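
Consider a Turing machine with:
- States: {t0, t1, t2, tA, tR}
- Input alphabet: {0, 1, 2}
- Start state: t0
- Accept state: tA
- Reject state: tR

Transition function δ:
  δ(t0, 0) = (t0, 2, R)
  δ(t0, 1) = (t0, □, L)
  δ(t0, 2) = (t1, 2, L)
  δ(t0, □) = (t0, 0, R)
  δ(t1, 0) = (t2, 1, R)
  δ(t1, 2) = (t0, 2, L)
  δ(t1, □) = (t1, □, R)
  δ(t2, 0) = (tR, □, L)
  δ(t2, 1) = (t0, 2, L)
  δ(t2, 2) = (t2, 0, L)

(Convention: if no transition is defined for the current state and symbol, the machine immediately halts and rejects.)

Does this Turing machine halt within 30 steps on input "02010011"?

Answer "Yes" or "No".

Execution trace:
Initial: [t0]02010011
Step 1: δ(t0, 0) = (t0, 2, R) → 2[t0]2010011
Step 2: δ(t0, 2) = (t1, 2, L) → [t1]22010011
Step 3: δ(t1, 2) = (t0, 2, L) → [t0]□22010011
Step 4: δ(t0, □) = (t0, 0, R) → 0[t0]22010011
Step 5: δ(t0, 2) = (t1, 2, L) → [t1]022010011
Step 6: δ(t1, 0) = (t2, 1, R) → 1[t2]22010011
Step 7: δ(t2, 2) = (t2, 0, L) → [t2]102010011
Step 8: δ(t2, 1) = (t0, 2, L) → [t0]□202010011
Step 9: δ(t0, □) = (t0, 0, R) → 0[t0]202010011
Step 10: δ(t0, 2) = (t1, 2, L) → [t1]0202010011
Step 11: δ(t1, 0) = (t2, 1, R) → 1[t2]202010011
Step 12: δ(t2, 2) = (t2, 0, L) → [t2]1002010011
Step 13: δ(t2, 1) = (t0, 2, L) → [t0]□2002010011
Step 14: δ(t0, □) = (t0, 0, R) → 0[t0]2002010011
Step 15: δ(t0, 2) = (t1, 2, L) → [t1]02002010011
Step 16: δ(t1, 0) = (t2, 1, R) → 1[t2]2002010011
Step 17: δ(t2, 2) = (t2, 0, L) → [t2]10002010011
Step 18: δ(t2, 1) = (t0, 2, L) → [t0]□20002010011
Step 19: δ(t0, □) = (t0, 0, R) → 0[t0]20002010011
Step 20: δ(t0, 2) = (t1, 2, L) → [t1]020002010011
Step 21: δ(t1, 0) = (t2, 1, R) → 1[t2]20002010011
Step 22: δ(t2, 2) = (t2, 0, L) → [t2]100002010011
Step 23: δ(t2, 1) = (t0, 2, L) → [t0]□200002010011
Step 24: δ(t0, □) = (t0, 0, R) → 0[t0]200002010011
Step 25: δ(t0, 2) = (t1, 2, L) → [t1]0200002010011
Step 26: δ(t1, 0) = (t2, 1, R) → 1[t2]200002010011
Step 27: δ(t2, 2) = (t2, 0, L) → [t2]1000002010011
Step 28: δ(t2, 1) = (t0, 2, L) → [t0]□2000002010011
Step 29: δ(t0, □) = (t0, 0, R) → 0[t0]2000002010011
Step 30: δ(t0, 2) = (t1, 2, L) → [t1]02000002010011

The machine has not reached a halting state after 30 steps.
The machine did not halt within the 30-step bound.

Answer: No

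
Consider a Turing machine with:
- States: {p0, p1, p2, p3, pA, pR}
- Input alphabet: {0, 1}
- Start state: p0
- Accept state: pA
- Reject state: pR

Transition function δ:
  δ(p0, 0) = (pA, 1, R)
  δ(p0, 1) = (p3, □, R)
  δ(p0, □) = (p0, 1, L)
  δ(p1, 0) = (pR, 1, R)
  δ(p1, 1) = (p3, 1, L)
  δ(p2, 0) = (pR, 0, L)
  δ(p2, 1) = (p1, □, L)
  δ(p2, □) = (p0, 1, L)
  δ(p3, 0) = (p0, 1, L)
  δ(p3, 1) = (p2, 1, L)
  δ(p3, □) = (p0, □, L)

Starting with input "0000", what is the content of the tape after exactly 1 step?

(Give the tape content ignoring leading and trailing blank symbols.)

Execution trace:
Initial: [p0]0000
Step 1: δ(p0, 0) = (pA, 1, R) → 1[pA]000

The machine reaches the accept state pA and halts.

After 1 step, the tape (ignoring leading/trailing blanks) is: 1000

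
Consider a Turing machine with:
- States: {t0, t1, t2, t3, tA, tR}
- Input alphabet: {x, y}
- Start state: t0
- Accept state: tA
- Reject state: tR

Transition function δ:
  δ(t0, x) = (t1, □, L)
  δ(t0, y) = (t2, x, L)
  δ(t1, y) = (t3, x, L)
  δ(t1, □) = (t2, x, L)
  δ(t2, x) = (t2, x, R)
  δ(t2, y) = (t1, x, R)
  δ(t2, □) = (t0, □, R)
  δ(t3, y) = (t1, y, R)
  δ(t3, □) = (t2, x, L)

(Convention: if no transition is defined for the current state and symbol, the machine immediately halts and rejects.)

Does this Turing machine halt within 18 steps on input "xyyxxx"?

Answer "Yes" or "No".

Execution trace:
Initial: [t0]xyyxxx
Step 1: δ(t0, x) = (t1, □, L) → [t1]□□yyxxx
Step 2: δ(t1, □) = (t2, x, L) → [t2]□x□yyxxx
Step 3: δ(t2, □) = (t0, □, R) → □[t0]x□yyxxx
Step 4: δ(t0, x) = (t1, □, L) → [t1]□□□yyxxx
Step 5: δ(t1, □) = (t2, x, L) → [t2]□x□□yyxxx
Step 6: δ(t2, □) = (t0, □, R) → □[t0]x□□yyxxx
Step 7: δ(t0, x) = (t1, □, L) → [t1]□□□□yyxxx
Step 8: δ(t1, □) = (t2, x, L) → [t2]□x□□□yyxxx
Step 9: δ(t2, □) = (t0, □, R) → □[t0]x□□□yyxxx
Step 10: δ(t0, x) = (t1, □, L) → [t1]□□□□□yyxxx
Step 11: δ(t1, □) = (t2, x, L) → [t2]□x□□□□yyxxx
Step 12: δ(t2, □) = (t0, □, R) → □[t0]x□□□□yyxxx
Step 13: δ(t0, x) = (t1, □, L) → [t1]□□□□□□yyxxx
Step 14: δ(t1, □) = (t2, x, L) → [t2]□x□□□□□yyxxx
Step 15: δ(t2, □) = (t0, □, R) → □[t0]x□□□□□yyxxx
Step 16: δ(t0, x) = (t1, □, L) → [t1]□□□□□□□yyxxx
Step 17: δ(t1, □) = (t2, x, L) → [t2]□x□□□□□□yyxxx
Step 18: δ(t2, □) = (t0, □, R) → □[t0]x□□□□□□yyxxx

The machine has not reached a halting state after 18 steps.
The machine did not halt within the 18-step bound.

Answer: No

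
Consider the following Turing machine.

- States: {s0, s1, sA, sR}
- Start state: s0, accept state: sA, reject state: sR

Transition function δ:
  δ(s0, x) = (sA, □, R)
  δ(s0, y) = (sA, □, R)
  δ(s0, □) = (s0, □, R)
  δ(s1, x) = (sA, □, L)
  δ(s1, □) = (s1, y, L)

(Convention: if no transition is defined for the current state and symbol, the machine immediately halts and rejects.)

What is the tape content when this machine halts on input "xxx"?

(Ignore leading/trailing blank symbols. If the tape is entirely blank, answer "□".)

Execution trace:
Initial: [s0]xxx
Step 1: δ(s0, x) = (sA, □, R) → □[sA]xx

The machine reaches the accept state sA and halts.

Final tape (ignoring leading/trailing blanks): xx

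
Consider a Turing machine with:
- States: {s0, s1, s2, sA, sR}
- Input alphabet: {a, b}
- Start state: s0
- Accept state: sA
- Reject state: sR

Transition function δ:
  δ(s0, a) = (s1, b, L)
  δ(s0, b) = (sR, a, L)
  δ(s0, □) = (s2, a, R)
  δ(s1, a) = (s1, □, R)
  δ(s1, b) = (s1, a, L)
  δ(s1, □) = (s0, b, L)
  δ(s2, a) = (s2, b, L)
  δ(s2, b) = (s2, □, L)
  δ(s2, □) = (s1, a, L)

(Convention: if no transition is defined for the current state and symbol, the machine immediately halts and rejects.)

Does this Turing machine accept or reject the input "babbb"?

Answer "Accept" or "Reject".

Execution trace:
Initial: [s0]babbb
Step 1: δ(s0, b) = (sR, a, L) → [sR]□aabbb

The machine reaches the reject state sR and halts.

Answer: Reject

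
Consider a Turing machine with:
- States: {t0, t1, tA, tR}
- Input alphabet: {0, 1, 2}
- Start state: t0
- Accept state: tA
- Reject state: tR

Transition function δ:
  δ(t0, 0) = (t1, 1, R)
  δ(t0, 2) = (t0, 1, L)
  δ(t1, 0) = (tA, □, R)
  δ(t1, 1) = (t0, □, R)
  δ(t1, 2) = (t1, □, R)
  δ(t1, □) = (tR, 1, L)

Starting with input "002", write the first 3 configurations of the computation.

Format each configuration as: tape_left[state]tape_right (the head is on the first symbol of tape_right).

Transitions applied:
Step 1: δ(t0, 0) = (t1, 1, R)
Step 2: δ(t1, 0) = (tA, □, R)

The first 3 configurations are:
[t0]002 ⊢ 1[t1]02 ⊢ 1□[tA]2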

• • • •

• What is being asked: For this task, copy every line of the material in which "Starting" appears.

• Exercise output:
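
Starting with input "0000", what is the content of the tape after exactly 1 step?
Starting with input "002", write the first 3 configurations of the computation.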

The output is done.